**Records provided**
*** Block opens ***
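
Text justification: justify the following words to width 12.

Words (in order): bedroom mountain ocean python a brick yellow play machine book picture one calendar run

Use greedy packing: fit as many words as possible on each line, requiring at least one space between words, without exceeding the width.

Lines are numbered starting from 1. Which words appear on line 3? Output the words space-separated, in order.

Answer: ocean python

Derivation:
Line 1: ['bedroom'] (min_width=7, slack=5)
Line 2: ['mountain'] (min_width=8, slack=4)
Line 3: ['ocean', 'python'] (min_width=12, slack=0)
Line 4: ['a', 'brick'] (min_width=7, slack=5)
Line 5: ['yellow', 'play'] (min_width=11, slack=1)
Line 6: ['machine', 'book'] (min_width=12, slack=0)
Line 7: ['picture', 'one'] (min_width=11, slack=1)
Line 8: ['calendar', 'run'] (min_width=12, slack=0)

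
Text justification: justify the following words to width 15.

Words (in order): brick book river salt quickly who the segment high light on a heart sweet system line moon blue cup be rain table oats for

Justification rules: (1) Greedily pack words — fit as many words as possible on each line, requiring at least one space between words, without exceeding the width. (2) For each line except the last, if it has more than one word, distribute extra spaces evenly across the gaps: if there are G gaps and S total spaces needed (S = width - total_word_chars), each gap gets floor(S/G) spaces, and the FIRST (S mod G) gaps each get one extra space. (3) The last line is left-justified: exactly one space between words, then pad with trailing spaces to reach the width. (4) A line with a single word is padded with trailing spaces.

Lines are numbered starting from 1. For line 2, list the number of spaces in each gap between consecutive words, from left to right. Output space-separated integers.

Answer: 6

Derivation:
Line 1: ['brick', 'book'] (min_width=10, slack=5)
Line 2: ['river', 'salt'] (min_width=10, slack=5)
Line 3: ['quickly', 'who', 'the'] (min_width=15, slack=0)
Line 4: ['segment', 'high'] (min_width=12, slack=3)
Line 5: ['light', 'on', 'a'] (min_width=10, slack=5)
Line 6: ['heart', 'sweet'] (min_width=11, slack=4)
Line 7: ['system', 'line'] (min_width=11, slack=4)
Line 8: ['moon', 'blue', 'cup'] (min_width=13, slack=2)
Line 9: ['be', 'rain', 'table'] (min_width=13, slack=2)
Line 10: ['oats', 'for'] (min_width=8, slack=7)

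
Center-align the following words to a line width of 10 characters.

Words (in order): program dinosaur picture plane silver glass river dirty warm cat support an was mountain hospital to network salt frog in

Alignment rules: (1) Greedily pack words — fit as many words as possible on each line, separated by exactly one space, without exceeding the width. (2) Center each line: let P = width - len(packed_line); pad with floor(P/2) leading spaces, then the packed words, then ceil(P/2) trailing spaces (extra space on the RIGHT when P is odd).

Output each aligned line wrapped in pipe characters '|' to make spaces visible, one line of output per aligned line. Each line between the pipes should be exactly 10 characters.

Line 1: ['program'] (min_width=7, slack=3)
Line 2: ['dinosaur'] (min_width=8, slack=2)
Line 3: ['picture'] (min_width=7, slack=3)
Line 4: ['plane'] (min_width=5, slack=5)
Line 5: ['silver'] (min_width=6, slack=4)
Line 6: ['glass'] (min_width=5, slack=5)
Line 7: ['river'] (min_width=5, slack=5)
Line 8: ['dirty', 'warm'] (min_width=10, slack=0)
Line 9: ['cat'] (min_width=3, slack=7)
Line 10: ['support', 'an'] (min_width=10, slack=0)
Line 11: ['was'] (min_width=3, slack=7)
Line 12: ['mountain'] (min_width=8, slack=2)
Line 13: ['hospital'] (min_width=8, slack=2)
Line 14: ['to', 'network'] (min_width=10, slack=0)
Line 15: ['salt', 'frog'] (min_width=9, slack=1)
Line 16: ['in'] (min_width=2, slack=8)

Answer: | program  |
| dinosaur |
| picture  |
|  plane   |
|  silver  |
|  glass   |
|  river   |
|dirty warm|
|   cat    |
|support an|
|   was    |
| mountain |
| hospital |
|to network|
|salt frog |
|    in    |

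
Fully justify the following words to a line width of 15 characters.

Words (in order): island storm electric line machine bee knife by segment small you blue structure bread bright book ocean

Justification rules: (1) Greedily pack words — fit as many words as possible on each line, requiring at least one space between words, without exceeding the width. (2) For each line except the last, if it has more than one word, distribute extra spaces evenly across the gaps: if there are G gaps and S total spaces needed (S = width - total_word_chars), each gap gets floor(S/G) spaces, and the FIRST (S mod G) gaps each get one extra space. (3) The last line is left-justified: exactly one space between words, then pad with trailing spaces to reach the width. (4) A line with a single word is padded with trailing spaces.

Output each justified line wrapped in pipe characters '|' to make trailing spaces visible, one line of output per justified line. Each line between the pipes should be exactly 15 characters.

Line 1: ['island', 'storm'] (min_width=12, slack=3)
Line 2: ['electric', 'line'] (min_width=13, slack=2)
Line 3: ['machine', 'bee'] (min_width=11, slack=4)
Line 4: ['knife', 'by'] (min_width=8, slack=7)
Line 5: ['segment', 'small'] (min_width=13, slack=2)
Line 6: ['you', 'blue'] (min_width=8, slack=7)
Line 7: ['structure', 'bread'] (min_width=15, slack=0)
Line 8: ['bright', 'book'] (min_width=11, slack=4)
Line 9: ['ocean'] (min_width=5, slack=10)

Answer: |island    storm|
|electric   line|
|machine     bee|
|knife        by|
|segment   small|
|you        blue|
|structure bread|
|bright     book|
|ocean          |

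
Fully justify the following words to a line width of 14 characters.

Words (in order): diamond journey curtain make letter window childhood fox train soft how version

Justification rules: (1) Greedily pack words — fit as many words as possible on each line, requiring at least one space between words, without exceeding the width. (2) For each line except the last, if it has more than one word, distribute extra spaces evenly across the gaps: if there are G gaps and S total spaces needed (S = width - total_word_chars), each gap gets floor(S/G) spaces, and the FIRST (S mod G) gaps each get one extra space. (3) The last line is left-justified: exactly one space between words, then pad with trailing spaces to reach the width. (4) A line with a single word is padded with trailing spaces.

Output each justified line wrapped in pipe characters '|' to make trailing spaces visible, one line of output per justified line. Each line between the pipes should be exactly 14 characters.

Line 1: ['diamond'] (min_width=7, slack=7)
Line 2: ['journey'] (min_width=7, slack=7)
Line 3: ['curtain', 'make'] (min_width=12, slack=2)
Line 4: ['letter', 'window'] (min_width=13, slack=1)
Line 5: ['childhood', 'fox'] (min_width=13, slack=1)
Line 6: ['train', 'soft', 'how'] (min_width=14, slack=0)
Line 7: ['version'] (min_width=7, slack=7)

Answer: |diamond       |
|journey       |
|curtain   make|
|letter  window|
|childhood  fox|
|train soft how|
|version       |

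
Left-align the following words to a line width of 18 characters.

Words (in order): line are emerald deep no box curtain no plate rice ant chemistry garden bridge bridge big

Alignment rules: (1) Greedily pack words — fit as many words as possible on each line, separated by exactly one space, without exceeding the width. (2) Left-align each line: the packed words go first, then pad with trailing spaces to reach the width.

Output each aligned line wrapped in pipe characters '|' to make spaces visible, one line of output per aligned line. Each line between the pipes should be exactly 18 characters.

Answer: |line are emerald  |
|deep no box       |
|curtain no plate  |
|rice ant chemistry|
|garden bridge     |
|bridge big        |

Derivation:
Line 1: ['line', 'are', 'emerald'] (min_width=16, slack=2)
Line 2: ['deep', 'no', 'box'] (min_width=11, slack=7)
Line 3: ['curtain', 'no', 'plate'] (min_width=16, slack=2)
Line 4: ['rice', 'ant', 'chemistry'] (min_width=18, slack=0)
Line 5: ['garden', 'bridge'] (min_width=13, slack=5)
Line 6: ['bridge', 'big'] (min_width=10, slack=8)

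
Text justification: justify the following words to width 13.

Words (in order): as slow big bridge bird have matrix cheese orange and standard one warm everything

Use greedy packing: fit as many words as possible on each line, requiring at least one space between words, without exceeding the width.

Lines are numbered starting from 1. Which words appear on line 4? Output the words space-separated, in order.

Line 1: ['as', 'slow', 'big'] (min_width=11, slack=2)
Line 2: ['bridge', 'bird'] (min_width=11, slack=2)
Line 3: ['have', 'matrix'] (min_width=11, slack=2)
Line 4: ['cheese', 'orange'] (min_width=13, slack=0)
Line 5: ['and', 'standard'] (min_width=12, slack=1)
Line 6: ['one', 'warm'] (min_width=8, slack=5)
Line 7: ['everything'] (min_width=10, slack=3)

Answer: cheese orange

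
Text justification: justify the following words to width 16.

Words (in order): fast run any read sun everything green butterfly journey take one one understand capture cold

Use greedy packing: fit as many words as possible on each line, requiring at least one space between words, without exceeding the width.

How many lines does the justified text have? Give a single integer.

Line 1: ['fast', 'run', 'any'] (min_width=12, slack=4)
Line 2: ['read', 'sun'] (min_width=8, slack=8)
Line 3: ['everything', 'green'] (min_width=16, slack=0)
Line 4: ['butterfly'] (min_width=9, slack=7)
Line 5: ['journey', 'take', 'one'] (min_width=16, slack=0)
Line 6: ['one', 'understand'] (min_width=14, slack=2)
Line 7: ['capture', 'cold'] (min_width=12, slack=4)
Total lines: 7

Answer: 7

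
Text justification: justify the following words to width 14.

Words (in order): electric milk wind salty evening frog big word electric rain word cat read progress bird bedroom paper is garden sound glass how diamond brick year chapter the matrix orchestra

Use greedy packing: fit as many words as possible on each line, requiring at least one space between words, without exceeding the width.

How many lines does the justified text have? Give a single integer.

Line 1: ['electric', 'milk'] (min_width=13, slack=1)
Line 2: ['wind', 'salty'] (min_width=10, slack=4)
Line 3: ['evening', 'frog'] (min_width=12, slack=2)
Line 4: ['big', 'word'] (min_width=8, slack=6)
Line 5: ['electric', 'rain'] (min_width=13, slack=1)
Line 6: ['word', 'cat', 'read'] (min_width=13, slack=1)
Line 7: ['progress', 'bird'] (min_width=13, slack=1)
Line 8: ['bedroom', 'paper'] (min_width=13, slack=1)
Line 9: ['is', 'garden'] (min_width=9, slack=5)
Line 10: ['sound', 'glass'] (min_width=11, slack=3)
Line 11: ['how', 'diamond'] (min_width=11, slack=3)
Line 12: ['brick', 'year'] (min_width=10, slack=4)
Line 13: ['chapter', 'the'] (min_width=11, slack=3)
Line 14: ['matrix'] (min_width=6, slack=8)
Line 15: ['orchestra'] (min_width=9, slack=5)
Total lines: 15

Answer: 15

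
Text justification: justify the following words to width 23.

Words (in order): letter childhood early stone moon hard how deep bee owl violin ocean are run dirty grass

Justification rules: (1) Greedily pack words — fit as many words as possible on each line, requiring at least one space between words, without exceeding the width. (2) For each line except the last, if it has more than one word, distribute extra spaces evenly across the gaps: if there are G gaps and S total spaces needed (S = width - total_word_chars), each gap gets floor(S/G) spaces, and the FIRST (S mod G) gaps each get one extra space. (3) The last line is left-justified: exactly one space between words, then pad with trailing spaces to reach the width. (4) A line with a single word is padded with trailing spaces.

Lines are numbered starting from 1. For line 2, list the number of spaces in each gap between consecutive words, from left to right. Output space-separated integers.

Line 1: ['letter', 'childhood', 'early'] (min_width=22, slack=1)
Line 2: ['stone', 'moon', 'hard', 'how'] (min_width=19, slack=4)
Line 3: ['deep', 'bee', 'owl', 'violin'] (min_width=19, slack=4)
Line 4: ['ocean', 'are', 'run', 'dirty'] (min_width=19, slack=4)
Line 5: ['grass'] (min_width=5, slack=18)

Answer: 3 2 2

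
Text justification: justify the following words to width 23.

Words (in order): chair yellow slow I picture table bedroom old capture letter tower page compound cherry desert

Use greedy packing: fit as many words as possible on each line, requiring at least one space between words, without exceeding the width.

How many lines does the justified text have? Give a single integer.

Answer: 5

Derivation:
Line 1: ['chair', 'yellow', 'slow', 'I'] (min_width=19, slack=4)
Line 2: ['picture', 'table', 'bedroom'] (min_width=21, slack=2)
Line 3: ['old', 'capture', 'letter'] (min_width=18, slack=5)
Line 4: ['tower', 'page', 'compound'] (min_width=19, slack=4)
Line 5: ['cherry', 'desert'] (min_width=13, slack=10)
Total lines: 5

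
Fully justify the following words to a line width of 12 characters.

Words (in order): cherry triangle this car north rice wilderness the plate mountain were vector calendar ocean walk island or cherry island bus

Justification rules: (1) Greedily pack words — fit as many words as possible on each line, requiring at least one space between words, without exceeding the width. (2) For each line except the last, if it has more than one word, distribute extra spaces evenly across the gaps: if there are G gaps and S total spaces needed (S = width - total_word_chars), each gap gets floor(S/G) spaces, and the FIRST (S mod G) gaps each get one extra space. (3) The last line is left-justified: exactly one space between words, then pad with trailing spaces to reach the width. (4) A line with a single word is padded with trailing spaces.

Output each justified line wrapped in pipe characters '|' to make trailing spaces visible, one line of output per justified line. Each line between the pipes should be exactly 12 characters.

Answer: |cherry      |
|triangle    |
|this     car|
|north   rice|
|wilderness  |
|the    plate|
|mountain    |
|were  vector|
|calendar    |
|ocean   walk|
|island    or|
|cherry      |
|island bus  |

Derivation:
Line 1: ['cherry'] (min_width=6, slack=6)
Line 2: ['triangle'] (min_width=8, slack=4)
Line 3: ['this', 'car'] (min_width=8, slack=4)
Line 4: ['north', 'rice'] (min_width=10, slack=2)
Line 5: ['wilderness'] (min_width=10, slack=2)
Line 6: ['the', 'plate'] (min_width=9, slack=3)
Line 7: ['mountain'] (min_width=8, slack=4)
Line 8: ['were', 'vector'] (min_width=11, slack=1)
Line 9: ['calendar'] (min_width=8, slack=4)
Line 10: ['ocean', 'walk'] (min_width=10, slack=2)
Line 11: ['island', 'or'] (min_width=9, slack=3)
Line 12: ['cherry'] (min_width=6, slack=6)
Line 13: ['island', 'bus'] (min_width=10, slack=2)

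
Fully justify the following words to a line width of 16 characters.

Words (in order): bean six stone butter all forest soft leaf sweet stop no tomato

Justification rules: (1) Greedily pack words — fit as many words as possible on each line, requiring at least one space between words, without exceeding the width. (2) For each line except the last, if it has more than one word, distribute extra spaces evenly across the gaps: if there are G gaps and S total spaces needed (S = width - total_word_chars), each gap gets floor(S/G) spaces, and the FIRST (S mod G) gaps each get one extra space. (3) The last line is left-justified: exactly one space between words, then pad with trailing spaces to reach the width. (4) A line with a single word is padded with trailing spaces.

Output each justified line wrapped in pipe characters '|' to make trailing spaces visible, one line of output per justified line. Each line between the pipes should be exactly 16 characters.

Line 1: ['bean', 'six', 'stone'] (min_width=14, slack=2)
Line 2: ['butter', 'all'] (min_width=10, slack=6)
Line 3: ['forest', 'soft', 'leaf'] (min_width=16, slack=0)
Line 4: ['sweet', 'stop', 'no'] (min_width=13, slack=3)
Line 5: ['tomato'] (min_width=6, slack=10)

Answer: |bean  six  stone|
|butter       all|
|forest soft leaf|
|sweet   stop  no|
|tomato          |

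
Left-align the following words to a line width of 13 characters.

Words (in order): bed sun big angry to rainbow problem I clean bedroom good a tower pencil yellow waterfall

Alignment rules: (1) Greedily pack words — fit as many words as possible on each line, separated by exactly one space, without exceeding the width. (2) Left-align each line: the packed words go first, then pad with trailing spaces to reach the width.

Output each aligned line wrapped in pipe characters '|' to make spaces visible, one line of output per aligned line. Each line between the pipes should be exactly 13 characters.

Answer: |bed sun big  |
|angry to     |
|rainbow      |
|problem I    |
|clean bedroom|
|good a tower |
|pencil yellow|
|waterfall    |

Derivation:
Line 1: ['bed', 'sun', 'big'] (min_width=11, slack=2)
Line 2: ['angry', 'to'] (min_width=8, slack=5)
Line 3: ['rainbow'] (min_width=7, slack=6)
Line 4: ['problem', 'I'] (min_width=9, slack=4)
Line 5: ['clean', 'bedroom'] (min_width=13, slack=0)
Line 6: ['good', 'a', 'tower'] (min_width=12, slack=1)
Line 7: ['pencil', 'yellow'] (min_width=13, slack=0)
Line 8: ['waterfall'] (min_width=9, slack=4)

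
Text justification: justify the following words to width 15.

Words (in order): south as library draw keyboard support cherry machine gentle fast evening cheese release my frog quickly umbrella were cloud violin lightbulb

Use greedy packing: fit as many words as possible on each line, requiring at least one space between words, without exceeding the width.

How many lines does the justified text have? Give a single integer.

Answer: 11

Derivation:
Line 1: ['south', 'as'] (min_width=8, slack=7)
Line 2: ['library', 'draw'] (min_width=12, slack=3)
Line 3: ['keyboard'] (min_width=8, slack=7)
Line 4: ['support', 'cherry'] (min_width=14, slack=1)
Line 5: ['machine', 'gentle'] (min_width=14, slack=1)
Line 6: ['fast', 'evening'] (min_width=12, slack=3)
Line 7: ['cheese', 'release'] (min_width=14, slack=1)
Line 8: ['my', 'frog', 'quickly'] (min_width=15, slack=0)
Line 9: ['umbrella', 'were'] (min_width=13, slack=2)
Line 10: ['cloud', 'violin'] (min_width=12, slack=3)
Line 11: ['lightbulb'] (min_width=9, slack=6)
Total lines: 11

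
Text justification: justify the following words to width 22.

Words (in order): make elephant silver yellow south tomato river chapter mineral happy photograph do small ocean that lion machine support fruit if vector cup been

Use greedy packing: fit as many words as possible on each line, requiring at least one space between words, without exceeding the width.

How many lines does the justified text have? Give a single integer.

Line 1: ['make', 'elephant', 'silver'] (min_width=20, slack=2)
Line 2: ['yellow', 'south', 'tomato'] (min_width=19, slack=3)
Line 3: ['river', 'chapter', 'mineral'] (min_width=21, slack=1)
Line 4: ['happy', 'photograph', 'do'] (min_width=19, slack=3)
Line 5: ['small', 'ocean', 'that', 'lion'] (min_width=21, slack=1)
Line 6: ['machine', 'support', 'fruit'] (min_width=21, slack=1)
Line 7: ['if', 'vector', 'cup', 'been'] (min_width=18, slack=4)
Total lines: 7

Answer: 7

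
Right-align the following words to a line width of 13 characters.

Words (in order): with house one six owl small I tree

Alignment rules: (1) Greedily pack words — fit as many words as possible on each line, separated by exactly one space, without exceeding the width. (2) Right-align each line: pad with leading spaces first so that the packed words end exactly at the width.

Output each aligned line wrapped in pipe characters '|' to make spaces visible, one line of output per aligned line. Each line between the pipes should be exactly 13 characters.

Answer: |   with house|
|  one six owl|
| small I tree|

Derivation:
Line 1: ['with', 'house'] (min_width=10, slack=3)
Line 2: ['one', 'six', 'owl'] (min_width=11, slack=2)
Line 3: ['small', 'I', 'tree'] (min_width=12, slack=1)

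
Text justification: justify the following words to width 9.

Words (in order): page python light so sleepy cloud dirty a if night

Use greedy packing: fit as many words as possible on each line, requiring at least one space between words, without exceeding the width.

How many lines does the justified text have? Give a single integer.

Answer: 7

Derivation:
Line 1: ['page'] (min_width=4, slack=5)
Line 2: ['python'] (min_width=6, slack=3)
Line 3: ['light', 'so'] (min_width=8, slack=1)
Line 4: ['sleepy'] (min_width=6, slack=3)
Line 5: ['cloud'] (min_width=5, slack=4)
Line 6: ['dirty', 'a'] (min_width=7, slack=2)
Line 7: ['if', 'night'] (min_width=8, slack=1)
Total lines: 7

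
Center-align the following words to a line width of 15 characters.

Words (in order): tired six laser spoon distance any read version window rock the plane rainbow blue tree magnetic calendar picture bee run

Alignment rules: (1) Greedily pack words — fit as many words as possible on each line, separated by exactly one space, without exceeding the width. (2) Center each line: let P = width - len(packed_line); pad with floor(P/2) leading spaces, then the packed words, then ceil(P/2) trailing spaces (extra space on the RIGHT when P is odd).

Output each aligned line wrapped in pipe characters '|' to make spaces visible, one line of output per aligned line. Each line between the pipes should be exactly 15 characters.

Line 1: ['tired', 'six', 'laser'] (min_width=15, slack=0)
Line 2: ['spoon', 'distance'] (min_width=14, slack=1)
Line 3: ['any', 'read'] (min_width=8, slack=7)
Line 4: ['version', 'window'] (min_width=14, slack=1)
Line 5: ['rock', 'the', 'plane'] (min_width=14, slack=1)
Line 6: ['rainbow', 'blue'] (min_width=12, slack=3)
Line 7: ['tree', 'magnetic'] (min_width=13, slack=2)
Line 8: ['calendar'] (min_width=8, slack=7)
Line 9: ['picture', 'bee', 'run'] (min_width=15, slack=0)

Answer: |tired six laser|
|spoon distance |
|   any read    |
|version window |
|rock the plane |
| rainbow blue  |
| tree magnetic |
|   calendar    |
|picture bee run|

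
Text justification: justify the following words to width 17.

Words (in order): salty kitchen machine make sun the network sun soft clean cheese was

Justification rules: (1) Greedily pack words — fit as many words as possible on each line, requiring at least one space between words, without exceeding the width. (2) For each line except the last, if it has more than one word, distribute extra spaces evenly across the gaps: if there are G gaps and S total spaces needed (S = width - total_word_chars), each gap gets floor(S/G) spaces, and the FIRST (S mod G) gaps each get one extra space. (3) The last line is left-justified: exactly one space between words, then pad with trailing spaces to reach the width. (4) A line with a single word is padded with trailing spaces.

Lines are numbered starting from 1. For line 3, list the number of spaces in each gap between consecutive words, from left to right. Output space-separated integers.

Answer: 2 2

Derivation:
Line 1: ['salty', 'kitchen'] (min_width=13, slack=4)
Line 2: ['machine', 'make', 'sun'] (min_width=16, slack=1)
Line 3: ['the', 'network', 'sun'] (min_width=15, slack=2)
Line 4: ['soft', 'clean', 'cheese'] (min_width=17, slack=0)
Line 5: ['was'] (min_width=3, slack=14)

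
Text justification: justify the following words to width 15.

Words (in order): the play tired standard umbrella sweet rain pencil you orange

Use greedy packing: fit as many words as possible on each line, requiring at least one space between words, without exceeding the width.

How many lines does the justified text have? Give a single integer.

Answer: 5

Derivation:
Line 1: ['the', 'play', 'tired'] (min_width=14, slack=1)
Line 2: ['standard'] (min_width=8, slack=7)
Line 3: ['umbrella', 'sweet'] (min_width=14, slack=1)
Line 4: ['rain', 'pencil', 'you'] (min_width=15, slack=0)
Line 5: ['orange'] (min_width=6, slack=9)
Total lines: 5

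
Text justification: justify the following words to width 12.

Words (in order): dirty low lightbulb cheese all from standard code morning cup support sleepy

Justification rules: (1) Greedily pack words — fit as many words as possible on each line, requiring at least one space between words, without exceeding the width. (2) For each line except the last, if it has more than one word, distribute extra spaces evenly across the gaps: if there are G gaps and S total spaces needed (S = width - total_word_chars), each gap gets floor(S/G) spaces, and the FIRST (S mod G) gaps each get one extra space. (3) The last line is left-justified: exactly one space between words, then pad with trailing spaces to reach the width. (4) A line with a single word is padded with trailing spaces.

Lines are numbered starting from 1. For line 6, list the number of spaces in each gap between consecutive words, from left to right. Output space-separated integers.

Line 1: ['dirty', 'low'] (min_width=9, slack=3)
Line 2: ['lightbulb'] (min_width=9, slack=3)
Line 3: ['cheese', 'all'] (min_width=10, slack=2)
Line 4: ['from'] (min_width=4, slack=8)
Line 5: ['standard'] (min_width=8, slack=4)
Line 6: ['code', 'morning'] (min_width=12, slack=0)
Line 7: ['cup', 'support'] (min_width=11, slack=1)
Line 8: ['sleepy'] (min_width=6, slack=6)

Answer: 1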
*** Block closes ***
**Task instructions**
The answer is each line from the entries above in which the word "Fully" occurs.

**Result**
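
Fully justify the following words to a line width of 15 characters.
Fully justify the following words to a line width of 14 characters.
Fully justify the following words to a line width of 12 characters.
Fully justify the following words to a line width of 16 characters.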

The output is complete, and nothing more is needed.